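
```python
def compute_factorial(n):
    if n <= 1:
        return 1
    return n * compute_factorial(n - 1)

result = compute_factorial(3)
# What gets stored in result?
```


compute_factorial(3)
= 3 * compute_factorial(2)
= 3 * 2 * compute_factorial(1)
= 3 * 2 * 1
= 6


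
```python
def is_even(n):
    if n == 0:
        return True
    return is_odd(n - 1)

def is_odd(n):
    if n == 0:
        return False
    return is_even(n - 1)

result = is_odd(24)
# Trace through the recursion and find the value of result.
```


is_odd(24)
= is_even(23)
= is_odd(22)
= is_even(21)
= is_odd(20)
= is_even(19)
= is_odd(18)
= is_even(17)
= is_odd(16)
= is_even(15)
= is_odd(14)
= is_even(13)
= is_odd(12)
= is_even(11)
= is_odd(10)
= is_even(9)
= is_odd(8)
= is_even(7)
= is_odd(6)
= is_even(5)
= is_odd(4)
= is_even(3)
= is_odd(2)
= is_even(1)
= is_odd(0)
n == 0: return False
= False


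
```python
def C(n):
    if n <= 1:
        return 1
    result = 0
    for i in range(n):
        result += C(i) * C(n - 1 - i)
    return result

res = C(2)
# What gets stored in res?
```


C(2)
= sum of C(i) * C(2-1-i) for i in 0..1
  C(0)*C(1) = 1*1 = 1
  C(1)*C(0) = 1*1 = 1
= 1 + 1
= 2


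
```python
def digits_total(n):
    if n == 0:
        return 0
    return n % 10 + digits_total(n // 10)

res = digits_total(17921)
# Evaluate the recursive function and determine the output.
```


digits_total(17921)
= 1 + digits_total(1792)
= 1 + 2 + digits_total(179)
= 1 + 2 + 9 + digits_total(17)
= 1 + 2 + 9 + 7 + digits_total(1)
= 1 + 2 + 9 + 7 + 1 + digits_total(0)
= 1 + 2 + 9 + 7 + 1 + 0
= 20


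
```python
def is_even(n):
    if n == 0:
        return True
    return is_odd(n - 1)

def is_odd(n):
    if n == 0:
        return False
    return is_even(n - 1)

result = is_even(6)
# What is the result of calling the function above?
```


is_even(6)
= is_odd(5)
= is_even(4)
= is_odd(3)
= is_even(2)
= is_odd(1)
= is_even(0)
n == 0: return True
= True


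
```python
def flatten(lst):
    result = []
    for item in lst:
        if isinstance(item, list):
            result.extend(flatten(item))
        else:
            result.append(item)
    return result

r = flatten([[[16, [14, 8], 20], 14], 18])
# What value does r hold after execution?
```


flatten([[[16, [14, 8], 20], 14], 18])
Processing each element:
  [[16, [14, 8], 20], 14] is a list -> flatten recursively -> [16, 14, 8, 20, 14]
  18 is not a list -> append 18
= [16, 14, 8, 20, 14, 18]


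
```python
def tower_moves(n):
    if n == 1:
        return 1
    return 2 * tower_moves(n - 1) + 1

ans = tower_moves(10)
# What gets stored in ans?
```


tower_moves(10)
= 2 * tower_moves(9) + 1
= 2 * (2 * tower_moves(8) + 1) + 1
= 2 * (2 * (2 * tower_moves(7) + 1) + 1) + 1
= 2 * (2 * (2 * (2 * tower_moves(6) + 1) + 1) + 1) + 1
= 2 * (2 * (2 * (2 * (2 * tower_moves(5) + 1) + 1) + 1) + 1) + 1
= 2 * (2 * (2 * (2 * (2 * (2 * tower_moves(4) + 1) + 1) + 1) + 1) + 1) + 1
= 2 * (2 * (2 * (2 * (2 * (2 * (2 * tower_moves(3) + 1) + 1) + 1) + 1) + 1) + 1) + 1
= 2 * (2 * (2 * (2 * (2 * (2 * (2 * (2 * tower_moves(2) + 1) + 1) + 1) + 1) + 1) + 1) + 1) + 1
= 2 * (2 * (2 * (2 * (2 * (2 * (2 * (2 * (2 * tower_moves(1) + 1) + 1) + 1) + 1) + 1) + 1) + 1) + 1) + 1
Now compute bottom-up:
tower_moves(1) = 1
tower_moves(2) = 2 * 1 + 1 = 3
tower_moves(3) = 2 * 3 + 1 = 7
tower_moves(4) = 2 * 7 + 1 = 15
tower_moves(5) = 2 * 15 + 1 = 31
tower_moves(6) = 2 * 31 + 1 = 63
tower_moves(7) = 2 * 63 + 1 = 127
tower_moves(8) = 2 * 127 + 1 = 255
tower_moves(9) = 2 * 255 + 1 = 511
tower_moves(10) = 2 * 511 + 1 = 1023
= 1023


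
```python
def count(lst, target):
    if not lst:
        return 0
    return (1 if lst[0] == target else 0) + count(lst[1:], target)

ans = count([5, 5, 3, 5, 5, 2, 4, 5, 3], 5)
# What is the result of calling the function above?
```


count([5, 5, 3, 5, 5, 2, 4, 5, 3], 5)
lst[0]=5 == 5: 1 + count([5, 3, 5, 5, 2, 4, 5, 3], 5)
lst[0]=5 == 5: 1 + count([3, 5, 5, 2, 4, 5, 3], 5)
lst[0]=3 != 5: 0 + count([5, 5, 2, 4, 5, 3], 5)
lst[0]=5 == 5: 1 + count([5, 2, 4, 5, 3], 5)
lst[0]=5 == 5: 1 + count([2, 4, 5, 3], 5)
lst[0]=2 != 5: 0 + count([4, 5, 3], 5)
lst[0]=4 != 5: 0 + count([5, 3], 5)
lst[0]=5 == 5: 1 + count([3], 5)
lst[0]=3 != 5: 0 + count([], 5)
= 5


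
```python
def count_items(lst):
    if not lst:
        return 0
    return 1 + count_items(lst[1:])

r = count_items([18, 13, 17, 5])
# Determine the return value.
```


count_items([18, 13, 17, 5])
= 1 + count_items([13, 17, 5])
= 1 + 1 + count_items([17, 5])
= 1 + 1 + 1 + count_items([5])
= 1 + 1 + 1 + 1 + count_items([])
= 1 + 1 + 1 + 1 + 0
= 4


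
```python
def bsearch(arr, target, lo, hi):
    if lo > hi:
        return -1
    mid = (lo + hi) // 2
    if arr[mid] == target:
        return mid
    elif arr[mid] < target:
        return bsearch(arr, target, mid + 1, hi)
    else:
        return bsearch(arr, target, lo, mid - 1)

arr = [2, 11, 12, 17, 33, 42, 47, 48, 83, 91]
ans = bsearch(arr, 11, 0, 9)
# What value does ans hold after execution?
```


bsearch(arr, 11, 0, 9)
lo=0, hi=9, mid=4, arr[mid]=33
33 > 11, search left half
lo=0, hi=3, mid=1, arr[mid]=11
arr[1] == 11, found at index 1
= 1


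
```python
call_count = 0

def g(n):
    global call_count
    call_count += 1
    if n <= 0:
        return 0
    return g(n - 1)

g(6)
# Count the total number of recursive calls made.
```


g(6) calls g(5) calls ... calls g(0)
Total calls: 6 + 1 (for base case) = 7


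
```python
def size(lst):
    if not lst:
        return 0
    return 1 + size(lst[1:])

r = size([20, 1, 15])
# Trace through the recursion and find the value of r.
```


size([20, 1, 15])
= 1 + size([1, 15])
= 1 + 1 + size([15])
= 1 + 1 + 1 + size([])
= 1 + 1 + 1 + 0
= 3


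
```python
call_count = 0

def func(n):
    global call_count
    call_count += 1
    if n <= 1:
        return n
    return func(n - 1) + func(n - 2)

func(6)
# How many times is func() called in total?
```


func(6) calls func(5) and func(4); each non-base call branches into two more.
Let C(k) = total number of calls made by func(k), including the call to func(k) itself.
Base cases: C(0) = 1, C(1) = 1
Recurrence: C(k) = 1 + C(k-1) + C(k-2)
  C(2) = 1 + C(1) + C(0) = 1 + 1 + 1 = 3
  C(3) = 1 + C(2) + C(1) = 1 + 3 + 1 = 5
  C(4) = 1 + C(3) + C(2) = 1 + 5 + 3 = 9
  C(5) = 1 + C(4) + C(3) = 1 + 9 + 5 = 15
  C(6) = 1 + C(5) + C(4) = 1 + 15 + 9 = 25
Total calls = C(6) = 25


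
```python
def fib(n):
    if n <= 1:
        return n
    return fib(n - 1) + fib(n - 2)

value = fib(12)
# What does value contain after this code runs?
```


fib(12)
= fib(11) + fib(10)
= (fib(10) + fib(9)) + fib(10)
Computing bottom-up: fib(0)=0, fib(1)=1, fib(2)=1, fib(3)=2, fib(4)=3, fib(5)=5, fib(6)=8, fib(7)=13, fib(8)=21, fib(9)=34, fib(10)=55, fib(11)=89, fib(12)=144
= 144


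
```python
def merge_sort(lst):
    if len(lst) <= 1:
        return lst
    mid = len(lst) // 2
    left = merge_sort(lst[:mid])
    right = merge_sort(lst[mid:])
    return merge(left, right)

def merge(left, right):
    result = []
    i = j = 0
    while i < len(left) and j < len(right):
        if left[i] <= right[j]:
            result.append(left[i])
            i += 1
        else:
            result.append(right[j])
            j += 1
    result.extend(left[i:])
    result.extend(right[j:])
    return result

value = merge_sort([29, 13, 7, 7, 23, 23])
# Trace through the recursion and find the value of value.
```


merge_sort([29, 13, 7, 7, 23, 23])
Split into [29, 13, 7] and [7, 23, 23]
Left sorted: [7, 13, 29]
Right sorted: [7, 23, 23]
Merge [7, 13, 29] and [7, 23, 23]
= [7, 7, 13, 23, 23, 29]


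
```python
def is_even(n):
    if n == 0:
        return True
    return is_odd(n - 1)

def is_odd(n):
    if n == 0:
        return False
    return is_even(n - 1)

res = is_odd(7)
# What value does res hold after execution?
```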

━━━

> [THE PROBLEM]: Search the entries above for "value". Show every line that has it.

> [REPLY TO THE TASK]:
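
# Trace through the recursion and find the value of result.
# What value does r hold after execution?
# Determine the return value.
# What value does ans hold after execution?
# Trace through the recursion and find the value of r.
value = fib(12)
# What does value contain after this code runs?
value = merge_sort([29, 13, 7, 7, 23, 23])
# Trace through the recursion and find the value of value.
# What value does res hold after execution?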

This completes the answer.